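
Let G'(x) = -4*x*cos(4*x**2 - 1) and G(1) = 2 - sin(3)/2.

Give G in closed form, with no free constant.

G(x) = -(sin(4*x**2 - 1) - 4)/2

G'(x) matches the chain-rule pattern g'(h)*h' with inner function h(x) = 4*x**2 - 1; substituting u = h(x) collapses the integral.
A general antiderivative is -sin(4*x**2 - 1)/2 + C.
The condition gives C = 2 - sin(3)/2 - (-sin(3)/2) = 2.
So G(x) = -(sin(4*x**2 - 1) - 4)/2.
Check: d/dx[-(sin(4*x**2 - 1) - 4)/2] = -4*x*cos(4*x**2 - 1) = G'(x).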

● ● ● ● ● ● ●

> [What you need to do]: Whatever is in the entries above, write it out exactly.

> [Answer for the task]:
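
Let G'(x) = -4*x*cos(4*x**2 - 1) and G(1) = 2 - sin(3)/2.

Give G in closed form, with no free constant.

G(x) = -(sin(4*x**2 - 1) - 4)/2

G'(x) matches the chain-rule pattern g'(h)*h' with inner function h(x) = 4*x**2 - 1; substituting u = h(x) collapses the integral.
A general antiderivative is -sin(4*x**2 - 1)/2 + C.
The condition gives C = 2 - sin(3)/2 - (-sin(3)/2) = 2.
So G(x) = -(sin(4*x**2 - 1) - 4)/2.
Check: d/dx[-(sin(4*x**2 - 1) - 4)/2] = -4*x*cos(4*x**2 - 1) = G'(x).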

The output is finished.